◆ Material for this exercise:
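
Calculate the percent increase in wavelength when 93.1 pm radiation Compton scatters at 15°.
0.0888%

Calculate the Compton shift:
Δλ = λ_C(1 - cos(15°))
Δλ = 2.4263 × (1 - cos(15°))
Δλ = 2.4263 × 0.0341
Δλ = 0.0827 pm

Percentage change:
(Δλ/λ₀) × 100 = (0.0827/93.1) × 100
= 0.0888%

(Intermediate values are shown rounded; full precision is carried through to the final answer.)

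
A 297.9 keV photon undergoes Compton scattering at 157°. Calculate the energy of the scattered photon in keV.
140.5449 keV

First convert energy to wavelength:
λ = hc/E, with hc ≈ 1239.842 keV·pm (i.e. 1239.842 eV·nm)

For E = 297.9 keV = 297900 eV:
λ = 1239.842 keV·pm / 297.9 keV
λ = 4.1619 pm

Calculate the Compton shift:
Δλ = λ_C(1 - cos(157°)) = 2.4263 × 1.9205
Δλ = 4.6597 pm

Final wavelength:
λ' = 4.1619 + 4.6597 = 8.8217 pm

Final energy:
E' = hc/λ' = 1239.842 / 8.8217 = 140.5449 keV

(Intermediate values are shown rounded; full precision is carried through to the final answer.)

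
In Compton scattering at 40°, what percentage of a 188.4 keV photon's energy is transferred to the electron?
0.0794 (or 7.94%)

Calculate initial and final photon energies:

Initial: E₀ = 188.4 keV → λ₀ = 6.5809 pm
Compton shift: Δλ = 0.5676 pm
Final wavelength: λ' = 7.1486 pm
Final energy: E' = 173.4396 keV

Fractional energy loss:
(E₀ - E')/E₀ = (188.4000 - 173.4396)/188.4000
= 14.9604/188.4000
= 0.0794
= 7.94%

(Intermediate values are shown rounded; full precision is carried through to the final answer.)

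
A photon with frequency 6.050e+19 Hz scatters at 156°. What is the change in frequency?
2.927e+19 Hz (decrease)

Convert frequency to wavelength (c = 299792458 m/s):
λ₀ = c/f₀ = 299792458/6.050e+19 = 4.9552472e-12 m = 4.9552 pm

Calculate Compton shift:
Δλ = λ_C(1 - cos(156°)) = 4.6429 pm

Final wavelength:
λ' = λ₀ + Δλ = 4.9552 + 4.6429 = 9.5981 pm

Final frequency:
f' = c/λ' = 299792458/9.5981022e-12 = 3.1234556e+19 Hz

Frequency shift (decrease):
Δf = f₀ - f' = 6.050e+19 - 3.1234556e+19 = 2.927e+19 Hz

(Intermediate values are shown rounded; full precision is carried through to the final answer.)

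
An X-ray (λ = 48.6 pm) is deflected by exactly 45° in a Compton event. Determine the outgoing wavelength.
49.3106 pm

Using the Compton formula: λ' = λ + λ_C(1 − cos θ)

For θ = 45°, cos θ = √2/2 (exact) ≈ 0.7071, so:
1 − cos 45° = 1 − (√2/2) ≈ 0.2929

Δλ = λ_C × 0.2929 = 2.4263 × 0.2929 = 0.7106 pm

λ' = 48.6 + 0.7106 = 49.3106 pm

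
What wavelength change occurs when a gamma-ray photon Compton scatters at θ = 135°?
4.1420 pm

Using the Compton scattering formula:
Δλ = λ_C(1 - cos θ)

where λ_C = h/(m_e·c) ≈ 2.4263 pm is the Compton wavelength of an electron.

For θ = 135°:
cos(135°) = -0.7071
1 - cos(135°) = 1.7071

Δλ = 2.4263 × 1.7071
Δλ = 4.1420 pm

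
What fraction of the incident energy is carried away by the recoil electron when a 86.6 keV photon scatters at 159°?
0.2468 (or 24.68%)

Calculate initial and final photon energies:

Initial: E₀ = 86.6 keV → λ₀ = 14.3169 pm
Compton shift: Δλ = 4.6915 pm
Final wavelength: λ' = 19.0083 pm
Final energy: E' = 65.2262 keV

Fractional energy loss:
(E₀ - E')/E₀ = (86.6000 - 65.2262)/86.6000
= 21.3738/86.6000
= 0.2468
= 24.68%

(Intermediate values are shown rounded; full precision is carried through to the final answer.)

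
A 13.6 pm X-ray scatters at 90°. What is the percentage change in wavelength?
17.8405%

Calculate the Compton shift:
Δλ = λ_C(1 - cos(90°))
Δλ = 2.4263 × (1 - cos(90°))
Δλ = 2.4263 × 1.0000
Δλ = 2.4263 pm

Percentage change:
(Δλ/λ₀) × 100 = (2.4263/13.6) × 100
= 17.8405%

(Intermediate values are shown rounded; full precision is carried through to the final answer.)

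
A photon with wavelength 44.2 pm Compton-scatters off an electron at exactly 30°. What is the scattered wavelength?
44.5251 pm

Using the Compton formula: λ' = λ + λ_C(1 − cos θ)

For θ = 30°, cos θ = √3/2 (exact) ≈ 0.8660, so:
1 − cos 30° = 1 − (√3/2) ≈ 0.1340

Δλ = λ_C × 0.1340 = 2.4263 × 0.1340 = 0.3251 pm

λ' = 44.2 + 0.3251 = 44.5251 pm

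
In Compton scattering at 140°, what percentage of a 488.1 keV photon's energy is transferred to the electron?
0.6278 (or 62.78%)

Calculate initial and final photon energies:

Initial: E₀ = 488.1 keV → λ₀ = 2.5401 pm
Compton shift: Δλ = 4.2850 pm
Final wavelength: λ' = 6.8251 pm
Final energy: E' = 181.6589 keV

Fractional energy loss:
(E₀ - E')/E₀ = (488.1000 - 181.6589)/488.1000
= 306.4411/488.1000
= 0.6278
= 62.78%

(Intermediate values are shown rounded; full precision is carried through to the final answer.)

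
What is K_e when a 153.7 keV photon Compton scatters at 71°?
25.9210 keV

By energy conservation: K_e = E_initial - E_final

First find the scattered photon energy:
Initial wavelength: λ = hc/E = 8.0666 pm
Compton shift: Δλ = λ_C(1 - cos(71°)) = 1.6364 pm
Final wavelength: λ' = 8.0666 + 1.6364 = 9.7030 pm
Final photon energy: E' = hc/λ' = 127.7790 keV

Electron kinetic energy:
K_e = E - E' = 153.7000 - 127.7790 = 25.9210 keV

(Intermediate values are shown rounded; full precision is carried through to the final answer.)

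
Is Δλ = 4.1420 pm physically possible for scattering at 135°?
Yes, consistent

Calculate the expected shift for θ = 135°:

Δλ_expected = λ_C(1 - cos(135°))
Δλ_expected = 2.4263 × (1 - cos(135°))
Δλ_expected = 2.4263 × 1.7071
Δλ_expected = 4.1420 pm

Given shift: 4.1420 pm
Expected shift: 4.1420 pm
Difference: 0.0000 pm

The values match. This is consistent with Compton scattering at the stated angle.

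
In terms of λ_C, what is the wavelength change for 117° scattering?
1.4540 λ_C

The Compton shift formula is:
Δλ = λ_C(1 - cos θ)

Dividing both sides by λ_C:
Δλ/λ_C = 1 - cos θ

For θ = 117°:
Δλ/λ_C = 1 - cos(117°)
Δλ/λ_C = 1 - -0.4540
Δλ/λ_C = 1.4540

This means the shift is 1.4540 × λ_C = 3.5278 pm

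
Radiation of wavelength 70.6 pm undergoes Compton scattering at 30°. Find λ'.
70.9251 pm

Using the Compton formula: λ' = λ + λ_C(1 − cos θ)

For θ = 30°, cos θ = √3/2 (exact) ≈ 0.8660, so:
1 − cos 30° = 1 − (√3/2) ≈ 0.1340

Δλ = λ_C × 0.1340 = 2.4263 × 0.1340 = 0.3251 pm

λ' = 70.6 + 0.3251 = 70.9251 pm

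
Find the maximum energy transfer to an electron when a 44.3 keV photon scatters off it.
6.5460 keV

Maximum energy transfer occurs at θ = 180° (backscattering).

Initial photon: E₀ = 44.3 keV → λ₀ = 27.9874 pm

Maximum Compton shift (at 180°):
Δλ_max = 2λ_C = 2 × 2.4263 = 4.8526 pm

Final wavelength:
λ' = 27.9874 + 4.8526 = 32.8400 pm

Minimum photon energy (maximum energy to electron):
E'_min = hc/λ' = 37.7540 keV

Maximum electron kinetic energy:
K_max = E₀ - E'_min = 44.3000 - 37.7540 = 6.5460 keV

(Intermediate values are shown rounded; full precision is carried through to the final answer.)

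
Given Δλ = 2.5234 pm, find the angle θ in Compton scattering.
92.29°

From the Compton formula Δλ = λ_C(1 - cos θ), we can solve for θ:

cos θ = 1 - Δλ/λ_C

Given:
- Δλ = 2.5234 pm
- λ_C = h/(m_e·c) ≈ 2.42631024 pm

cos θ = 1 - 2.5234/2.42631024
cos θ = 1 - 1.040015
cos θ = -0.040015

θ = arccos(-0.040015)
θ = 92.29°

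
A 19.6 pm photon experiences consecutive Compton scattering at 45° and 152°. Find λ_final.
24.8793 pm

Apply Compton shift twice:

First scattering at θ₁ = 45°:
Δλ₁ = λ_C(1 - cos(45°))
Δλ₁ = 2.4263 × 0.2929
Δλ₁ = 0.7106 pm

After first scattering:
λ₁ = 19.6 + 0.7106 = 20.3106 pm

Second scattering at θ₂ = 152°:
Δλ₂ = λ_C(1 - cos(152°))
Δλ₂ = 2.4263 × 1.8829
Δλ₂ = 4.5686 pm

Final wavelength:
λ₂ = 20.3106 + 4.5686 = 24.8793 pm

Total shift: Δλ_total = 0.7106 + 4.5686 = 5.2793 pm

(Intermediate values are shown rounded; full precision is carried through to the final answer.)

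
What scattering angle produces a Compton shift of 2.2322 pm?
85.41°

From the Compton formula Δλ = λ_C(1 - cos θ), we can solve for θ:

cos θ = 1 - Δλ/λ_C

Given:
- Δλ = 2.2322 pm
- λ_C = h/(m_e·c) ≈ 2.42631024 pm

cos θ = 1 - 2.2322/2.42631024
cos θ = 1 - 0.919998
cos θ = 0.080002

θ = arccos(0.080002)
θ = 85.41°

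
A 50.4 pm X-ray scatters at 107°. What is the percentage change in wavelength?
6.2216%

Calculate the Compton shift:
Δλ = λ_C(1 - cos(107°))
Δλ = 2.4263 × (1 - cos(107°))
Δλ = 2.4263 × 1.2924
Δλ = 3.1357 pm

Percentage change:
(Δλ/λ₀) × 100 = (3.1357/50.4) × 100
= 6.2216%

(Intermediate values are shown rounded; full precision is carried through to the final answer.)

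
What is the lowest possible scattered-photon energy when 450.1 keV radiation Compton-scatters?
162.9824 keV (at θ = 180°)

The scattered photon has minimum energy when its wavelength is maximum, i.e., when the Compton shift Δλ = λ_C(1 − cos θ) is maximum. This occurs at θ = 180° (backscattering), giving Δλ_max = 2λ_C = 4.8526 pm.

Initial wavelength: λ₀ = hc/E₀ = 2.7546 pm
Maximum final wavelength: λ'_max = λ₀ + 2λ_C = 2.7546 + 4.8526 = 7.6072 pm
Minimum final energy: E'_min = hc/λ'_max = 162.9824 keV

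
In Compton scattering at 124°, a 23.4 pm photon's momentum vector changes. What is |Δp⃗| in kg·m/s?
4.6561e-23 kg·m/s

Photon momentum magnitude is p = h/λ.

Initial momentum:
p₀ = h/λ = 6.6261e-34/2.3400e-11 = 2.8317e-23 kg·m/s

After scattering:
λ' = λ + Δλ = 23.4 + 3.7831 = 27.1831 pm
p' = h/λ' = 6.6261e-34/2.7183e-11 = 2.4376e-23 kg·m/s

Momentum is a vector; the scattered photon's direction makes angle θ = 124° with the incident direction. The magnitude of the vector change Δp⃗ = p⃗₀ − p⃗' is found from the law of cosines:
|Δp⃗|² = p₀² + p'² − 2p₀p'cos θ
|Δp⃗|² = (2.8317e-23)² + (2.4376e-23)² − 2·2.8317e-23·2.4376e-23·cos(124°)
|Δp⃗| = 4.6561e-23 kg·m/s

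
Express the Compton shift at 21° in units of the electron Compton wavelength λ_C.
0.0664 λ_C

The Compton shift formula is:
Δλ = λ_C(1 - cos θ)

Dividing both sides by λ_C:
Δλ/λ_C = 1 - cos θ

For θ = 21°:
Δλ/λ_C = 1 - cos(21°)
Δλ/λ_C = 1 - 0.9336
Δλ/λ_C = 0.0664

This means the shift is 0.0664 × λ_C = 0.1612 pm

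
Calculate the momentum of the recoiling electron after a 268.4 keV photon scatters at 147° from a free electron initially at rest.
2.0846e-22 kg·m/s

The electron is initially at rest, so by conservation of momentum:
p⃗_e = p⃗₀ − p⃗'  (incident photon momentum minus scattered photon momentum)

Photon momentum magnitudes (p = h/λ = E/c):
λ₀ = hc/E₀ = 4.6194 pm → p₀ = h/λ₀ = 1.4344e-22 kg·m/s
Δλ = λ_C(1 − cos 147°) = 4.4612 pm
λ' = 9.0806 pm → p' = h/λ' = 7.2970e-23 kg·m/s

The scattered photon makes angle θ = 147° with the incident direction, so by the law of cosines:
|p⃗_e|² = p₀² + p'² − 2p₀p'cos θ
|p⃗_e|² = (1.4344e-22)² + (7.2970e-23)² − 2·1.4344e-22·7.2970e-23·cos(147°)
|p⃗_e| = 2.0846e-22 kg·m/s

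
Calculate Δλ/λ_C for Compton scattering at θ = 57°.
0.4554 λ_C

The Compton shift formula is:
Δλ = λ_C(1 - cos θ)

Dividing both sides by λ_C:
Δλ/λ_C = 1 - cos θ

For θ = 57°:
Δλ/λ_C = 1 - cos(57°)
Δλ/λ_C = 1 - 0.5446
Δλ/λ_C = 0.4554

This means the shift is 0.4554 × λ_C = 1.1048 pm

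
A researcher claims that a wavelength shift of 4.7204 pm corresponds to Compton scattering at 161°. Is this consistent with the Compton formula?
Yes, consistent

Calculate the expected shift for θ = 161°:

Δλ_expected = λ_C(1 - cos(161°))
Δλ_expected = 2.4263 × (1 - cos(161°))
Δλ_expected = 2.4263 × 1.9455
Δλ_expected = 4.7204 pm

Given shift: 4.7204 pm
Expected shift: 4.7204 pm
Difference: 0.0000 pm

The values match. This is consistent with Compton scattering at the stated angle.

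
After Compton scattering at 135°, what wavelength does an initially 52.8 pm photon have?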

◆ What the exercise asks:
The line containing "Calculate Δλ/λ_C for" marks the start; retype it and each line after it through the end of the records above, exactly.

◆ Solution for this task:
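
Calculate Δλ/λ_C for Compton scattering at θ = 57°.
0.4554 λ_C

The Compton shift formula is:
Δλ = λ_C(1 - cos θ)

Dividing both sides by λ_C:
Δλ/λ_C = 1 - cos θ

For θ = 57°:
Δλ/λ_C = 1 - cos(57°)
Δλ/λ_C = 1 - 0.5446
Δλ/λ_C = 0.4554

This means the shift is 0.4554 × λ_C = 1.1048 pm

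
A researcher claims that a wavelength shift of 4.7204 pm corresponds to Compton scattering at 161°. Is this consistent with the Compton formula?
Yes, consistent

Calculate the expected shift for θ = 161°:

Δλ_expected = λ_C(1 - cos(161°))
Δλ_expected = 2.4263 × (1 - cos(161°))
Δλ_expected = 2.4263 × 1.9455
Δλ_expected = 4.7204 pm

Given shift: 4.7204 pm
Expected shift: 4.7204 pm
Difference: 0.0000 pm

The values match. This is consistent with Compton scattering at the stated angle.

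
After Compton scattering at 135°, what wavelength does an initially 52.8 pm photon have?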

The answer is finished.